[WHAT THIS TASK INVOLVES] Only lines containing the word "Fourier" are needed; pull them out of the material.
____ DATA EXTRACTS
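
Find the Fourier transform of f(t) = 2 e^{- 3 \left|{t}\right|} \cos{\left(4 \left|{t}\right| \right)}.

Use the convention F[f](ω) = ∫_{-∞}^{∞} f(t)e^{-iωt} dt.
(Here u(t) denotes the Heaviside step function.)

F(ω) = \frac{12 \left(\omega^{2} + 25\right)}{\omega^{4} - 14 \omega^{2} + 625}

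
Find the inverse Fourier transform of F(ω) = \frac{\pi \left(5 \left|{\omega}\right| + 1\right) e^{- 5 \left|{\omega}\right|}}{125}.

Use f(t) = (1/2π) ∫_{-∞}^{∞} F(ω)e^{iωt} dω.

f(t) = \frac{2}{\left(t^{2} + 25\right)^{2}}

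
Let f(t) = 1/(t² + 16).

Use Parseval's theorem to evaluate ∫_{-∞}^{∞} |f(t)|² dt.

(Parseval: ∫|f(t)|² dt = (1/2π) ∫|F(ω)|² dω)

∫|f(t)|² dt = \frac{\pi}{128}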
________
____ DATA EXTRACTS
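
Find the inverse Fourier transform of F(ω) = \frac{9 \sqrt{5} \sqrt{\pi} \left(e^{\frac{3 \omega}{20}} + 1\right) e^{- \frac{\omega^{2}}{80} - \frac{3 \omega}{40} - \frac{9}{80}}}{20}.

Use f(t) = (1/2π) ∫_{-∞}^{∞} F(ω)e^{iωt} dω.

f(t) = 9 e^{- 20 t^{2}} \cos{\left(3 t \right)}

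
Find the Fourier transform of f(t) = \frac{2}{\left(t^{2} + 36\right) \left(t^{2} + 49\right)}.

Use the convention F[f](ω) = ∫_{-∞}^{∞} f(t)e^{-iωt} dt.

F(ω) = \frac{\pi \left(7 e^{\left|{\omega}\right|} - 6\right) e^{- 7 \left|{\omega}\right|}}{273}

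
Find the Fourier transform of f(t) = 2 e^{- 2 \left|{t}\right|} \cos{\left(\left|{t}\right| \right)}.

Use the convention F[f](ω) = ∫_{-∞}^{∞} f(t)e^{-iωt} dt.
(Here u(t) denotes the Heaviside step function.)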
________
[ANSWER TO THIS PROBLEM]
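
Find the Fourier transform of f(t) = 2 e^{- 3 \left|{t}\right|} \cos{\left(4 \left|{t}\right| \right)}.
Find the inverse Fourier transform of F(ω) = \frac{\pi \left(5 \left|{\omega}\right| + 1\right) e^{- 5 \left|{\omega}\right|}}{125}.
Find the inverse Fourier transform of F(ω) = \frac{9 \sqrt{5} \sqrt{\pi} \left(e^{\frac{3 \omega}{20}} + 1\right) e^{- \frac{\omega^{2}}{80} - \frac{3 \omega}{40} - \frac{9}{80}}}{20}.
Find the Fourier transform of f(t) = \frac{2}{\left(t^{2} + 36\right) \left(t^{2} + 49\right)}.
Find the Fourier transform of f(t) = 2 e^{- 2 \left|{t}\right|} \cos{\left(\left|{t}\right| \right)}.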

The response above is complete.